━━━ Exercise inputs

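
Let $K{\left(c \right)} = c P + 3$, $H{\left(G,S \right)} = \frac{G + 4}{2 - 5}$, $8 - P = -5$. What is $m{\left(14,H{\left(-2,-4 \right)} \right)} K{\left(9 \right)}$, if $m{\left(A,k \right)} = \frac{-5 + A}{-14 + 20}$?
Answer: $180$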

━━━━━━
━━━ Exercise inputs

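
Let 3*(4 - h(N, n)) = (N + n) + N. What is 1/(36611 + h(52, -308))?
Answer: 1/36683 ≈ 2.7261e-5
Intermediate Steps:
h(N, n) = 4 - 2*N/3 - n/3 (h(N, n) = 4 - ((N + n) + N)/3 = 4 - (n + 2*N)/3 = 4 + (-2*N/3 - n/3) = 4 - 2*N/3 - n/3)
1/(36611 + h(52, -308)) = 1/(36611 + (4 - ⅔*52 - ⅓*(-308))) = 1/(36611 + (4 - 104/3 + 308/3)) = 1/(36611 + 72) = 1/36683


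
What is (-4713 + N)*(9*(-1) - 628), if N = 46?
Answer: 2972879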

━━━━━━

▶ **Task directions**: Filter the listing for the word "What" and copy each line that has it.

▶ **Solution**:
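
Let $K{\left(c \right)} = c P + 3$, $H{\left(G,S \right)} = \frac{G + 4}{2 - 5}$, $8 - P = -5$. What is $m{\left(14,H{\left(-2,-4 \right)} \right)} K{\left(9 \right)}$, if $m{\left(A,k \right)} = \frac{-5 + A}{-14 + 20}$?
Let 3*(4 - h(N, n)) = (N + n) + N. What is 1/(36611 + h(52, -308))?
What is (-4713 + N)*(9*(-1) - 628), if N = 46?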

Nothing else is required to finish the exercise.